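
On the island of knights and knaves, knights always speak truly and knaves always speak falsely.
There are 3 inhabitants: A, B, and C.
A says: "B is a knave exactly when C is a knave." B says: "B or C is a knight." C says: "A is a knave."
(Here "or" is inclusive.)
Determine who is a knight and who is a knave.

Knights: A. Knaves: B and C.

A is a knight, so "B is a knave exactly when C is a knave" must be true — and it is.
B is a knave, and the claim "B or C is a knight" is indeed false.
Since C is a knave, "A is a knave" needs to be false, which holds.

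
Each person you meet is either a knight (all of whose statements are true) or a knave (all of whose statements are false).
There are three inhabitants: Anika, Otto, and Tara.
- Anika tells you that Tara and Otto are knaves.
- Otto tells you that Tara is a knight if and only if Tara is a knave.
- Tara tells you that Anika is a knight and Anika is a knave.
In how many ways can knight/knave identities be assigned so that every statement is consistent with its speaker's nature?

1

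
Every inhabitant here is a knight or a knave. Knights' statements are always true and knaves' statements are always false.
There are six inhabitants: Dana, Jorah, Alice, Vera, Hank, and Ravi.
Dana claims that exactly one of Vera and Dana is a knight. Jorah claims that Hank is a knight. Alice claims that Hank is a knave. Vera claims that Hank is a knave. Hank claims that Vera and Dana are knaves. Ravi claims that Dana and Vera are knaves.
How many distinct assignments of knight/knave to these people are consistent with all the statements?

1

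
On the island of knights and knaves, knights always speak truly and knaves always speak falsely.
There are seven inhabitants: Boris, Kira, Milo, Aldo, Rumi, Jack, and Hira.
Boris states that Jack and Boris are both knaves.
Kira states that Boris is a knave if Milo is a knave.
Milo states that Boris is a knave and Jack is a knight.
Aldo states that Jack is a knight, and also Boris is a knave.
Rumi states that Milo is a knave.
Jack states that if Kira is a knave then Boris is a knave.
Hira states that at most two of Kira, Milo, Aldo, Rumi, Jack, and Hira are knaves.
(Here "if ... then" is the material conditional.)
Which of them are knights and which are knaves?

Knights: Kira, Milo, Aldo, Jack, and Hira. Knaves: Boris and Rumi.

Boris is a knave, and the claim "Jack and Boris are both knaves" is indeed false.
Kira is a knight, so "Boris is a knave if Milo is a knave" must be true — and it is.
Milo is a knight, and the claim "Boris is a knave and Jack is a knight" is indeed true.
Since Aldo is a knight, "Jack is a knight, and also Boris is a knave" needs to be true, which holds.
As a knave, Rumi's statement "Milo is a knave" should be false; it is.
Jack is a knight, and the claim "if Kira is a knave then Boris is a knave" is indeed true.
Hira (knight): "at most two of Kira, Milo, Aldo, Rumi, Jack, and Hira are knaves" — true. ✓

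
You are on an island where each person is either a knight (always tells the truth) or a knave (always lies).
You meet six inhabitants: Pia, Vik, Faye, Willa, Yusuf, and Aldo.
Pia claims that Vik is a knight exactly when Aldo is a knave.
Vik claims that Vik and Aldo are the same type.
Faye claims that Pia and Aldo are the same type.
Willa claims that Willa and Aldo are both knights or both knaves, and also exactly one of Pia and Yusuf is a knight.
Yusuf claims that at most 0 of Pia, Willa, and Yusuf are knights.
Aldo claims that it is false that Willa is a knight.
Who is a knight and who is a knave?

As a knight, Pia's statement "Vik is a knight exactly when Aldo is a knave" should be true; it is.
Vik is a knave, so "Vik and Aldo are the same type" must be False — and it is.
Faye is a knight; "Pia and Aldo are the same type" is true, as required.
As a knave, Willa's statement "Willa and Aldo are both knights or both knaves, and also exactly one of Pia and Yusuf is a knight" should be False; it is.
Yusuf is a knave; "at most 0 of Pia, Willa, and Yusuf are knights" is False, as required.
Since Aldo is a knight, "it is false that Willa is a knight" needs to be true, which holds.

Pia is a knight, Vik is a knave, Faye is a knight, Willa is a knave, Yusuf is a knave, and Aldo is a knight.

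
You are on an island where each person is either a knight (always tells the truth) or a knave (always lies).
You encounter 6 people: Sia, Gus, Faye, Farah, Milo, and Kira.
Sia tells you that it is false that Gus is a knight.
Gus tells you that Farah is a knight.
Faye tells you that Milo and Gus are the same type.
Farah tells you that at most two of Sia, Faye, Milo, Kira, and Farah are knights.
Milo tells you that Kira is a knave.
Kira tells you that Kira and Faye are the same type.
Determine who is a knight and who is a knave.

Since Sia is a knight, "it is false that Gus is a knight" needs to be True, which holds.
Since Gus is a knave, "Farah is a knight" needs to be false, which holds.
As a knight, Faye's statement "Milo and Gus are the same type" should be True; it is.
Farah is a knave, so "at most two of Sia, Faye, Milo, Kira, and Farah are knights" must be false — and it is.
Since Milo is a knave, "Kira is a knave" needs to be false, which holds.
Since Kira is a knight, "Kira and Faye are the same type" needs to be True, which holds.

Sia is a knight, Gus is a knave, Faye is a knight, Farah is a knave, Milo is a knave, and Kira is a knight.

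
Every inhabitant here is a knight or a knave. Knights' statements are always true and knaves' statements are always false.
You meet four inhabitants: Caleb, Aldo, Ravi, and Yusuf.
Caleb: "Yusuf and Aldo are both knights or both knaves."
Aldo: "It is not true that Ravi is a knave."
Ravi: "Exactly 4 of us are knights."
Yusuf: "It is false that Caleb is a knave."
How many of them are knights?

The unique consistent assignment is Caleb=knight, Aldo=knight, Ravi=knight, Yusuf=knight.
That has 4 knights.

4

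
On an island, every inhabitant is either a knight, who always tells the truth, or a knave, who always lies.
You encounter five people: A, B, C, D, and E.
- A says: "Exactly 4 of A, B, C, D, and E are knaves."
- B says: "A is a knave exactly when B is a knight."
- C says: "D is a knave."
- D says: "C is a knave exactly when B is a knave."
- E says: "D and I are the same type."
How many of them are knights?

2

The unique consistent assignment is A=knave, B=knave, C=knave, D=knight, E=knight.
That has 2 knights.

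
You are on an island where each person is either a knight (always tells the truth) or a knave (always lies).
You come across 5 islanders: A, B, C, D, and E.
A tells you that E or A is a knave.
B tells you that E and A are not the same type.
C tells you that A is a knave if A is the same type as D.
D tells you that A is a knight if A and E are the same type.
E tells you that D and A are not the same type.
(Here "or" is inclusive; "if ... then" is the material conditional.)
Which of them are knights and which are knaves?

A is a knight, B is a knight, C is a knave, D is a knight, and E is a knave.

Suppose A is a knave. Then A's statement "E or A is a knave" would have to be false. Checking the 16 ways to assign the others, none is consistent with every speaker.
(For instance, with B=knight, C=knave, D=knight, E=knave, A's claim "E or A is a knave" comes out true where it would need to be false.)
So A must be a knight, making "E or A is a knave" true. Taking A=knight, B=knight, C=knave, D=knight, E=knave, each remaining statement checks out:
  B (knight): "E and A are not the same type" — true. ✓
  C (knave): "A is a knave if A is the same type as D" — false. ✓
  D (knight): "A is a knight if A and E are the same type" — true. ✓
  E (knave): "D and A are not the same type" — false. ✓
This is the unique consistent assignment.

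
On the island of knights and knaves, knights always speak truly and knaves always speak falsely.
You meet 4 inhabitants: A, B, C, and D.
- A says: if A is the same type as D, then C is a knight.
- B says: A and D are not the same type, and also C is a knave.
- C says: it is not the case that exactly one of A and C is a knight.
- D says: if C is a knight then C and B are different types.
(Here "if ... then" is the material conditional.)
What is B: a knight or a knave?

B is a knave.

Consistent assignments: {A=knight, B=knave, C=knight, D=knight}
In every consistent assignment, B is a knave.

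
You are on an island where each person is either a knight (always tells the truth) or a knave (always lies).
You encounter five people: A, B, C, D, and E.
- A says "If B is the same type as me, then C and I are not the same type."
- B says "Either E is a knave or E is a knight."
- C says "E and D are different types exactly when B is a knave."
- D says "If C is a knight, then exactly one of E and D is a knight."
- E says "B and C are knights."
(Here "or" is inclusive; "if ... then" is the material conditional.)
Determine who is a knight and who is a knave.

A is a knight, B is a knight, C is a knave, D is a knight, and E is a knave.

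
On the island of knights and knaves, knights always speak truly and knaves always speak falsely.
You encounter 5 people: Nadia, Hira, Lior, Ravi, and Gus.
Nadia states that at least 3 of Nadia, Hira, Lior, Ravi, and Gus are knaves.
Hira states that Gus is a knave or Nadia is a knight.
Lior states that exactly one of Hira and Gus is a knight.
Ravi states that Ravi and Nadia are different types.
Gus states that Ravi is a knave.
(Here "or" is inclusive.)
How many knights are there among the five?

3

The unique consistent assignment is Nadia=knave, Hira=knight, Lior=knight, Ravi=knight, Gus=knave.
That has 3 knights.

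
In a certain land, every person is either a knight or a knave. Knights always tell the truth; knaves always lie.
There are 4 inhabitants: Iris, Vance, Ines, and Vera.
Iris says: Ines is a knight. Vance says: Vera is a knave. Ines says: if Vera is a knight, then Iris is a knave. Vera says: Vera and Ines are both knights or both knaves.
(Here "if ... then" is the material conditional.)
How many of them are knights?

3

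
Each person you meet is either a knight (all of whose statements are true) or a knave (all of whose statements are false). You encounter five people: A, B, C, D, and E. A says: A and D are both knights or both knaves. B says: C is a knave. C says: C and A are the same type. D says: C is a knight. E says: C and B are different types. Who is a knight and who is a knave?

A is a knight, B is a knave, C is a knight, D is a knight, and E is a knight.

Suppose A is a knave. Then A's statement "A and D are both knights or both knaves" would have to be false. Checking the 16 ways to assign the others, none is consistent with every speaker.
(For instance, with B=knave, C=knight, D=knight, E=knight, C's claim "C and A are the same type" comes out false where it would need to be true.)
So A must be a knight, making "A and D are both knights or both knaves" true. Taking A=knight, B=knave, C=knight, D=knight, E=knight, each remaining statement checks out:
  B (knave): "C is a knave" — false. ✓
  C (knight): "C and A are the same type" — true. ✓
  D (knight): "C is a knight" — true. ✓
  E (knight): "C and B are different types" — true. ✓
This is the unique consistent assignment.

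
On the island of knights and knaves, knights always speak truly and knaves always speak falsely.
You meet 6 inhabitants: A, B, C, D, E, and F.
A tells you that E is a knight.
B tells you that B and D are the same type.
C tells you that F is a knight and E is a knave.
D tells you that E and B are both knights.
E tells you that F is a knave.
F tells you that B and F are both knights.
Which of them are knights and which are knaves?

A is a knight; "E is a knight" is true, as required.
As a knight, B's statement "B and D are the same type" should be true; it is.
C is a knave, and the claim "F is a knight and E is a knave" is indeed False.
D is a knight, so "E and B are both knights" must be true — and it is.
As a knight, E's statement "F is a knave" should be true; it is.
F is a knave; "B and F are both knights" is False, as required.

A is a knight, B is a knight, C is a knave, D is a knight, E is a knight, and F is a knave.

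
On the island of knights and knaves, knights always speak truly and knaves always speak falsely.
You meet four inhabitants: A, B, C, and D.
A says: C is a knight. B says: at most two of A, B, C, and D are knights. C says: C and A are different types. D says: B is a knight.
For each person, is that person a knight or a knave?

A is a knave, and the claim "C is a knight" is indeed False.
Since B is a knight, "at most two of A, B, C, and D are knights" needs to be True, which holds.
C (knave): "C and A are different types" — False. ✓
D is a knight; "B is a knight" is True, as required.

A is a knave, B is a knight, C is a knave, and D is a knight.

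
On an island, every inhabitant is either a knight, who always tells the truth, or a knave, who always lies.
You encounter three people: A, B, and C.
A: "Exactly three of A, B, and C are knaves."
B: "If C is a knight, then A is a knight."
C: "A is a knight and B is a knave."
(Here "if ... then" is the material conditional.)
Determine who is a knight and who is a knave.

A is a knave; "exactly three of A, B, and C are knaves" is false, as required.
As a knight, B's statement "if C is a knight, then A is a knight" should be True; it is.
Since C is a knave, "A is a knight and B is a knave" needs to be false, which holds.

Knights: B. Knaves: A and C.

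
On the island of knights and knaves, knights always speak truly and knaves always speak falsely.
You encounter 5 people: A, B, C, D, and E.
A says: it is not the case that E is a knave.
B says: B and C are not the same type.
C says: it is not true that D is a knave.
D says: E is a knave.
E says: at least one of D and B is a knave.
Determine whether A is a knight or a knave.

A is a knight.

Consistent assignments: {A=knight, B=knight, C=knave, D=knave, E=knight}; {A=knight, B=knave, C=knave, D=knave, E=knight}
In every consistent assignment, A is a knight.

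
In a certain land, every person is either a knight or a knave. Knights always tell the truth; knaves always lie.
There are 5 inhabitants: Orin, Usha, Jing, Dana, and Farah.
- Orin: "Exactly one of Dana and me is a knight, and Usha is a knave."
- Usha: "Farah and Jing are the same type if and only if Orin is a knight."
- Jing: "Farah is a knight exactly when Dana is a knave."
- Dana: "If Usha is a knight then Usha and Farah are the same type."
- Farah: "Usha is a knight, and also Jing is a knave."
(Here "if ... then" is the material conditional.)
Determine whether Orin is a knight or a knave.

Orin is a knave.

Consistent assignments: {Orin=knave, Usha=knight, Jing=knave, Dana=knight, Farah=knight}
In every consistent assignment, Orin is a knave.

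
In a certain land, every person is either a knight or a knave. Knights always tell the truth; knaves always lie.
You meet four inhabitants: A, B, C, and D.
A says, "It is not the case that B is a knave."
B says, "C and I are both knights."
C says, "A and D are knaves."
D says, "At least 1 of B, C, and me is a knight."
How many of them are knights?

The unique consistent assignment is A=knave, B=knave, C=knave, D=knight.
That has 1 knight.

1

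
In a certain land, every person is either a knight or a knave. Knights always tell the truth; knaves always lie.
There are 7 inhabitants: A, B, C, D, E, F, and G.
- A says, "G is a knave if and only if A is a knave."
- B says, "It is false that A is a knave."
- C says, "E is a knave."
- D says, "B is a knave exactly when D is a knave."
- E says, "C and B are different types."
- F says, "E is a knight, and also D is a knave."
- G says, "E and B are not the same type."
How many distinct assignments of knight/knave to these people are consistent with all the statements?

2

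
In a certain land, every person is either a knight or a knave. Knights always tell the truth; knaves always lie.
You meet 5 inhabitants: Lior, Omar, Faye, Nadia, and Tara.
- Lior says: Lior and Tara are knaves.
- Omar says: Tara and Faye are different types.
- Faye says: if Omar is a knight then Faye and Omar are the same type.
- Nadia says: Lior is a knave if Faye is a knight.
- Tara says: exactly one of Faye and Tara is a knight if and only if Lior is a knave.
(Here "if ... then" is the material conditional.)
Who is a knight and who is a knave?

Lior is a knave, Omar is a knight, Faye is a knave, Nadia is a knight, and Tara is a knight.

Lior is a knave, and the claim "Lior and Tara are knaves" is indeed False.
Omar is a knight; "Tara and Faye are different types" is true, as required.
Since Faye is a knave, "if Omar is a knight then Faye and Omar are the same type" needs to be False, which holds.
Nadia is a knight, and the claim "Lior is a knave if Faye is a knight" is indeed true.
Tara is a knight; "exactly one of Faye and Tara is a knight if and only if Lior is a knave" is true, as required.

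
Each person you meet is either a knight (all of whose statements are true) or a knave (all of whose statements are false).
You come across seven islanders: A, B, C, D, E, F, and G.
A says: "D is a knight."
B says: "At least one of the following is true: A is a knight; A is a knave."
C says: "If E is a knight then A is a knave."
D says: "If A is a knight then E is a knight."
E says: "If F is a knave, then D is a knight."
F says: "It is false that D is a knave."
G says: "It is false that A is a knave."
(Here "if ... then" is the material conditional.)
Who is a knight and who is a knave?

A is a knight, B is a knight, C is a knave, D is a knight, E is a knight, F is a knight, and G is a knight.

A is a knight, so "D is a knight" must be true — and it is.
B is a knight; "at least one of the following is true: A is a knight; A is a knave" is true, as required.
C is a knave; "if E is a knight then A is a knave" is false, as required.
Since D is a knight, "if A is a knight then E is a knight" needs to be true, which holds.
E is a knight, so "if F is a knave, then D is a knight" must be true — and it is.
F is a knight, so "it is false that D is a knave" must be true — and it is.
G is a knight, so "it is false that A is a knave" must be true — and it is.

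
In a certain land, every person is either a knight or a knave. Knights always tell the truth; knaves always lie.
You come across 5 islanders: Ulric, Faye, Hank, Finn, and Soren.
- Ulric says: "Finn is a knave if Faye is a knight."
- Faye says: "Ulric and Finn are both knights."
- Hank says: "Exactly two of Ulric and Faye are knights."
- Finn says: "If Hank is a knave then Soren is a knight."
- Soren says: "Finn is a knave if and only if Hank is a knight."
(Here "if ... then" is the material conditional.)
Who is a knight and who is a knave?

As a knight, Ulric's statement "Finn is a knave if Faye is a knight" should be True; it is.
Faye is a knave, so "Ulric and Finn are both knights" must be False — and it is.
Since Hank is a knave, "exactly two of Ulric and Faye are knights" needs to be False, which holds.
Finn is a knave; "if Hank is a knave then Soren is a knight" is False, as required.
Since Soren is a knave, "Finn is a knave if and only if Hank is a knight" needs to be False, which holds.

Ulric is a knight, Faye is a knave, Hank is a knave, Finn is a knave, and Soren is a knave.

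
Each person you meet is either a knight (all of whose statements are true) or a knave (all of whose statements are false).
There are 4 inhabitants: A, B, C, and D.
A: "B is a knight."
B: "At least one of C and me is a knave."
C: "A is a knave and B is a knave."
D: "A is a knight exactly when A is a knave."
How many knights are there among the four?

2

The unique consistent assignment is A=knight, B=knight, C=knave, D=knave.
That has 2 knights.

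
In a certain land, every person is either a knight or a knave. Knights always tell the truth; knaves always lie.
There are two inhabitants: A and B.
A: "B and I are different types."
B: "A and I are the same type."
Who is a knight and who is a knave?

A is a knight and B is a knave.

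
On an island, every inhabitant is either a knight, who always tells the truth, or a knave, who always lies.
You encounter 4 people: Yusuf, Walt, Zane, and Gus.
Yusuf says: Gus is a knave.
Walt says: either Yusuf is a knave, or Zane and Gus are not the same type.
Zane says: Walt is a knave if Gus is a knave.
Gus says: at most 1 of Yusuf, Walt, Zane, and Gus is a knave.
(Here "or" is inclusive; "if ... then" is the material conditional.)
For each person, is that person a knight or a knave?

Yusuf is a knave; "Gus is a knave" is False, as required.
As a knight, Walt's statement "either Yusuf is a knave, or Zane and Gus are not the same type" should be True; it is.
Zane (knight): "Walt is a knave if Gus is a knave" — True. ✓
Gus is a knight; "at most 1 of Yusuf, Walt, Zane, and Gus is a knave" is True, as required.

Yusuf is a knave, Walt is a knight, Zane is a knight, and Gus is a knight.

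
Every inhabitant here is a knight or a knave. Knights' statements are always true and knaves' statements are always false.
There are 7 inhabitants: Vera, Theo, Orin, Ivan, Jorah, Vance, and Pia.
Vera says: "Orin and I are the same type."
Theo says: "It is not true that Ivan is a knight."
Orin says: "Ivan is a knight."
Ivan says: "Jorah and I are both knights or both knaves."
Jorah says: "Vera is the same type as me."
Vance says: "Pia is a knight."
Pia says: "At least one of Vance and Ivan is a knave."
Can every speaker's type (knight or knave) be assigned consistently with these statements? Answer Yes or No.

No

Checking all 128 assignments, each has at least one speaker whose statement's truth value contradicts their type.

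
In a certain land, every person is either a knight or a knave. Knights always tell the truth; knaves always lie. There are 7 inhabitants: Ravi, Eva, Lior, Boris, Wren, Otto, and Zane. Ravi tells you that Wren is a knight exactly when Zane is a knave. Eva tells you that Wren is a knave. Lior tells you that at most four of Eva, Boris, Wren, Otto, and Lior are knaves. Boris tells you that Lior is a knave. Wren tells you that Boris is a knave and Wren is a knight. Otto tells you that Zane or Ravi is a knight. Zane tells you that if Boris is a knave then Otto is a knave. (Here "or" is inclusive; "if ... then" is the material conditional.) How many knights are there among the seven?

4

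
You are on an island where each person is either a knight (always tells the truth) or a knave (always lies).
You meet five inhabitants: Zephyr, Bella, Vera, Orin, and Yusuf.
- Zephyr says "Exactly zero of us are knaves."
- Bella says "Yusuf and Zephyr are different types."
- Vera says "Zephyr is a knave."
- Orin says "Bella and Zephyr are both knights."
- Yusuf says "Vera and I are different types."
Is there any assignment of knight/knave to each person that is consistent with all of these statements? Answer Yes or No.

Checking all 32 assignments, each has at least one speaker whose statement's truth value contradicts their type.

No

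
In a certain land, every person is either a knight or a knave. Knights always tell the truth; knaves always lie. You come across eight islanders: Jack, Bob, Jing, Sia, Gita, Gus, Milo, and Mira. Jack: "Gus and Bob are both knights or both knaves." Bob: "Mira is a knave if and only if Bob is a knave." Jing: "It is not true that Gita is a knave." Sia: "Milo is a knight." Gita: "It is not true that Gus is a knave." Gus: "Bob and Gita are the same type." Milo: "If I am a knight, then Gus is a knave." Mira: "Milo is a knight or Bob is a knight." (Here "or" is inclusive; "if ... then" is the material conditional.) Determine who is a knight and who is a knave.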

# # #

**EXERCISE OBJECTIVE:** Select all lines in the listing that include the word "case".

**EXERCISE OUTPUT:**
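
- C says: it is not the case that exactly one of A and C is a knight.
A says: it is not the case that E is a knave.
A says, "It is not the case that B is a knave."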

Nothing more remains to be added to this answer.